→ **Problem details**
Set down the entries below exactly as written.

Records excerpted from a collection

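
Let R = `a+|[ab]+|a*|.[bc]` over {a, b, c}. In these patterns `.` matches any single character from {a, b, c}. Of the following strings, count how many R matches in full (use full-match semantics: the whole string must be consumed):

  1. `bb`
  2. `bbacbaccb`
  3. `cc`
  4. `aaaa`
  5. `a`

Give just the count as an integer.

1 → match
2 → no match
3 → match
4 → match
5 → match
Total matched: 4

4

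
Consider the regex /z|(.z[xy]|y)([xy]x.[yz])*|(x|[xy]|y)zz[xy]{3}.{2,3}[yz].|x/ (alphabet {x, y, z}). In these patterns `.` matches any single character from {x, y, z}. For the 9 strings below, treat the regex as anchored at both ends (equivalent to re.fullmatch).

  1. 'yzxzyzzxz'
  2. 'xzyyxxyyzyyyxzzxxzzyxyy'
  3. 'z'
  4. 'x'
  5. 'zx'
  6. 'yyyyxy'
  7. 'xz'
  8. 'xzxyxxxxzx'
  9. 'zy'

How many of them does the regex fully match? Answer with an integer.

1 → no match
2 → no match
3 → match
4 → match
5 → no match
6 → no match
7 → no match
8 → no match
9 → no match
Total matched: 2

2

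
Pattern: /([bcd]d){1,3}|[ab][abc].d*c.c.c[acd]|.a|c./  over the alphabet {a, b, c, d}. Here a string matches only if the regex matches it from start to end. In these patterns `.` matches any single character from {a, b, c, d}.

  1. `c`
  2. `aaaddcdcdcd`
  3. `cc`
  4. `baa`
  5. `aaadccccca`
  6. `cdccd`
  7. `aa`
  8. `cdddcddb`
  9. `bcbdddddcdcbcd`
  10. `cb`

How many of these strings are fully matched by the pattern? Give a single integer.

1. `c` → no match
2. `aaaddcdcdcd` → match
3. `cc` → match
4. `baa` → no match
5. `aaadccccca` → match
6. `cdccd` → no match
7. `aa` → match
8. `cdddcddb` → no match
9 → match
10. `cb` → match
Total matched: 6

6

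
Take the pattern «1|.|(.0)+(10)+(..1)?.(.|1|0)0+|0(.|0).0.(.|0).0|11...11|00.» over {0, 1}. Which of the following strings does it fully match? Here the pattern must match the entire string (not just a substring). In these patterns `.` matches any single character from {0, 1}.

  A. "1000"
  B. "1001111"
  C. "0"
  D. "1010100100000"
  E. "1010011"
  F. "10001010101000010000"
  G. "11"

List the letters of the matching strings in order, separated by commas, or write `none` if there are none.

A → no match
B → no match
C → match
D → match
E → no match
F → no match
G → no match

C, D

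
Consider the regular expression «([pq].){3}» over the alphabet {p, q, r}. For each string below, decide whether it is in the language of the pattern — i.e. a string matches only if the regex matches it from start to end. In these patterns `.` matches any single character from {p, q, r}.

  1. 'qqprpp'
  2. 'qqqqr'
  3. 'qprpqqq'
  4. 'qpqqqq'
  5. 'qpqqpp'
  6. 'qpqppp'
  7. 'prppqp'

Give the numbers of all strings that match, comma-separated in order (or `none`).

1, 4, 5, 6, 7

1 → match
2 → no match
3 → no match
4 → match
5 → match
6 → match
7 → match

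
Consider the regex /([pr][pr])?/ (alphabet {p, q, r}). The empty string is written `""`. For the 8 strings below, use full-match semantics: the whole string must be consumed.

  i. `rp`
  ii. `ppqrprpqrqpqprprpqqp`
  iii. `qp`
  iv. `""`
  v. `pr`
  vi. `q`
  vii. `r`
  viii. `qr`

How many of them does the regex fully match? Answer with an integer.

3

i → match
ii → no match
iii → no match
iv → match
v → match
vi → no match
vii → no match
viii → no match
Total matched: 3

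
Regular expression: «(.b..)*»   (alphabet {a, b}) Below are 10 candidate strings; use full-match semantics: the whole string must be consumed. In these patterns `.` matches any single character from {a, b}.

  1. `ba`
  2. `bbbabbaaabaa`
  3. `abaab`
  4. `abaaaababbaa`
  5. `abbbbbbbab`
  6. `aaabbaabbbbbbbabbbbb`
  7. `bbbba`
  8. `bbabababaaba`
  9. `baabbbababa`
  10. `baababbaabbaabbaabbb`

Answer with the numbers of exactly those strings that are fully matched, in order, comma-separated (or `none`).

1. `ba` → no match
2. `bbbabbaaabaa` → match
3. `abaab` → no match
4. `abaaaababbaa` → no match
5. `abbbbbbbab` → no match
6 → no match
7. `bbbba` → no match
8. `bbabababaaba` → no match
9. `baabbbababa` → no match
10 → no match

2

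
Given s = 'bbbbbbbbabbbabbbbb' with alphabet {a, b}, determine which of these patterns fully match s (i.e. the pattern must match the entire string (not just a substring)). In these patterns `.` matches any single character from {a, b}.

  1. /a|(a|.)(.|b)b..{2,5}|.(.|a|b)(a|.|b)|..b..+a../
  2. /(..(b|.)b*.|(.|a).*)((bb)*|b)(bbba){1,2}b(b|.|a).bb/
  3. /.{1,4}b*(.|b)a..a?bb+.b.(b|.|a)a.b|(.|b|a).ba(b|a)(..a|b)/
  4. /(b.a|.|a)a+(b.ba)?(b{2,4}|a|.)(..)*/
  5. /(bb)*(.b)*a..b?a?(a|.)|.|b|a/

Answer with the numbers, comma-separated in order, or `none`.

2

1 → no match
2 → match
3 → no match
4 → no match
5 → no match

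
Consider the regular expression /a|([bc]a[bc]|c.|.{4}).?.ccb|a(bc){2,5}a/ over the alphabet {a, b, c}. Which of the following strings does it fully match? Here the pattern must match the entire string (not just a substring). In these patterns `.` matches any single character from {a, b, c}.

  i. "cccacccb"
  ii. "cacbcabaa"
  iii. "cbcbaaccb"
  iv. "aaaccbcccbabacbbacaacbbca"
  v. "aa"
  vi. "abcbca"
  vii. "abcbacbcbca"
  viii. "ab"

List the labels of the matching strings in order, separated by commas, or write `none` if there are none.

i, iii, vi

i → match
ii → no match
iii → match
iv → no match
v → no match
vi → match
vii → no match
viii → no match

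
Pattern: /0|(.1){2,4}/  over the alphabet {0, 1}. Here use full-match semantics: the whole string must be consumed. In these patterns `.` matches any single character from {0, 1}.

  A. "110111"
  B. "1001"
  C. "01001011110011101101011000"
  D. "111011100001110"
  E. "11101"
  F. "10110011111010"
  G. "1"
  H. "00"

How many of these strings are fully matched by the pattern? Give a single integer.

A → match
B → no match
C → no match
D → no match
E → no match
F → no match
G → no match
H → no match
Total matched: 1

1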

→ **Solution to this task**
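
Let R = `a+|[ab]+|a*|.[bc]` over {a, b, c}. In these patterns `.` matches any single character from {a, b, c}. Of the following strings, count how many R matches in full (use full-match semantics: the whole string must be consumed):

  1. `bb`
  2. `bbacbaccb`
  3. `cc`
  4. `aaaa`
  5. `a`

Give just the count as an integer.

1 → match
2 → no match
3 → match
4 → match
5 → match
Total matched: 4

4

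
Consider the regex /z|(.z[xy]|y)([xy]x.[yz])*|(x|[xy]|y)zz[xy]{3}.{2,3}[yz].|x/ (alphabet {x, y, z}). In these patterns `.` matches any single character from {x, y, z}. For the 9 strings below, treat the regex as anchored at both ends (equivalent to re.fullmatch).

  1. 'yzxzyzzxz'
  2. 'xzyyxxyyzyyyxzzxxzzyxyy'
  3. 'z'
  4. 'x'
  5. 'zx'
  6. 'yyyyxy'
  7. 'xz'
  8. 'xzxyxxxxzx'
  9. 'zy'

How many of them does the regex fully match? Answer with an integer.

1 → no match
2 → no match
3 → match
4 → match
5 → no match
6 → no match
7 → no match
8 → no match
9 → no match
Total matched: 2

2

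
Pattern: /([bcd]d){1,3}|[ab][abc].d*c.c.c[acd]|.a|c./  over the alphabet {a, b, c, d}. Here a string matches only if the regex matches it from start to end. In these patterns `.` matches any single character from {a, b, c, d}.

  1. `c`
  2. `aaaddcdcdcd`
  3. `cc`
  4. `baa`
  5. `aaadccccca`
  6. `cdccd`
  7. `aa`
  8. `cdddcddb`
  9. `bcbdddddcdcbcd`
  10. `cb`

How many of these strings are fully matched by the pattern? Give a single integer.

1. `c` → no match
2. `aaaddcdcdcd` → match
3. `cc` → match
4. `baa` → no match
5. `aaadccccca` → match
6. `cdccd` → no match
7. `aa` → match
8. `cdddcddb` → no match
9 → match
10. `cb` → match
Total matched: 6

6

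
Take the pattern «1|.|(.0)+(10)+(..1)?.(.|1|0)0+|0(.|0).0.(.|0).0|11...11|00.» over {0, 1}. Which of the following strings does it fully match? Here the pattern must match the entire string (not just a substring). In these patterns `.` matches any single character from {0, 1}.

  A. "1000"
  B. "1001111"
  C. "0"
  D. "1010100100000"
  E. "1010011"
  F. "10001010101000010000"
  G. "11"

List the letters of the matching strings in order, separated by commas, or write `none` if there are none.

A → no match
B → no match
C → match
D → match
E → no match
F → no match
G → no match

C, D

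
Consider the regular expression «([pq].){3}» over the alphabet {p, q, r}. For each string below, decide whether it is in the language of the pattern — i.e. a string matches only if the regex matches it from start to end. In these patterns `.` matches any single character from {p, q, r}.

  1. 'qqprpp'
  2. 'qqqqr'
  3. 'qprpqqq'
  4. 'qpqqqq'
  5. 'qpqqpp'
  6. 'qpqppp'
  7. 'prppqp'

Give the numbers of all strings that match, comma-separated in order (or `none`).

1, 4, 5, 6, 7

1 → match
2 → no match
3 → no match
4 → match
5 → match
6 → match
7 → match

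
Consider the regex /([pr][pr])?/ (alphabet {p, q, r}). The empty string is written `""`. For the 8 strings below, use full-match semantics: the whole string must be consumed.

  i. `rp`
  ii. `ppqrprpqrqpqprprpqqp`
  iii. `qp`
  iv. `""`
  v. `pr`
  vi. `q`
  vii. `r`
  viii. `qr`

How many of them does the regex fully match? Answer with an integer.

3

i → match
ii → no match
iii → no match
iv → match
v → match
vi → no match
vii → no match
viii → no match
Total matched: 3

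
Regular expression: «(.b..)*»   (alphabet {a, b}) Below are 10 candidate strings; use full-match semantics: the whole string must be consumed. In these patterns `.` matches any single character from {a, b}.

  1. `ba`
  2. `bbbabbaaabaa`
  3. `abaab`
  4. `abaaaababbaa`
  5. `abbbbbbbab`
  6. `aaabbaabbbbbbbabbbbb`
  7. `bbbba`
  8. `bbabababaaba`
  9. `baabbbababa`
  10. `baababbaabbaabbaabbb`

Answer with the numbers of exactly those strings that are fully matched, in order, comma-separated (or `none`).

1. `ba` → no match
2. `bbbabbaaabaa` → match
3. `abaab` → no match
4. `abaaaababbaa` → no match
5. `abbbbbbbab` → no match
6 → no match
7. `bbbba` → no match
8. `bbabababaaba` → no match
9. `baabbbababa` → no match
10 → no match

2

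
Given s = 'bbbbbbbbabbbabbbbb' with alphabet {a, b}, determine which of these patterns fully match s (i.e. the pattern must match the entire string (not just a substring)). In these patterns `.` matches any single character from {a, b}.

  1. /a|(a|.)(.|b)b..{2,5}|.(.|a|b)(a|.|b)|..b..+a../
  2. /(..(b|.)b*.|(.|a).*)((bb)*|b)(bbba){1,2}b(b|.|a).bb/
  3. /.{1,4}b*(.|b)a..a?bb+.b.(b|.|a)a.b|(.|b|a).ba(b|a)(..a|b)/
  4. /(b.a|.|a)a+(b.ba)?(b{2,4}|a|.)(..)*/
  5. /(bb)*(.b)*a..b?a?(a|.)|.|b|a/

Answer with the numbers, comma-separated in order, or `none`.

2

1 → no match
2 → match
3 → no match
4 → no match
5 → no match

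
Consider the regular expression /a|([bc]a[bc]|c.|.{4}).?.ccb|a(bc){2,5}a/ over the alphabet {a, b, c}. Which of the following strings does it fully match? Here the pattern must match the entire string (not just a substring). In these patterns `.` matches any single character from {a, b, c}.

  i. "cccacccb"
  ii. "cacbcabaa"
  iii. "cbcbaaccb"
  iv. "aaaccbcccbabacbbacaacbbca"
  v. "aa"
  vi. "abcbca"
  vii. "abcbacbcbca"
  viii. "ab"

List the labels of the matching strings in order, separated by commas, or write `none` if there are none.

i, iii, vi

i → match
ii → no match
iii → match
iv → no match
v → no match
vi → match
vii → no match
viii → no match

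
Pattern: /0|(.1){2,4}/  over the alphabet {0, 1}. Here use full-match semantics: the whole string must be consumed. In these patterns `.` matches any single character from {0, 1}.

  A. "110111"
  B. "1001"
  C. "01001011110011101101011000"
  D. "111011100001110"
  E. "11101"
  F. "10110011111010"
  G. "1"
  H. "00"

How many of these strings are fully matched by the pattern? Give a single integer.

A → match
B → no match
C → no match
D → no match
E → no match
F → no match
G → no match
H → no match
Total matched: 1

1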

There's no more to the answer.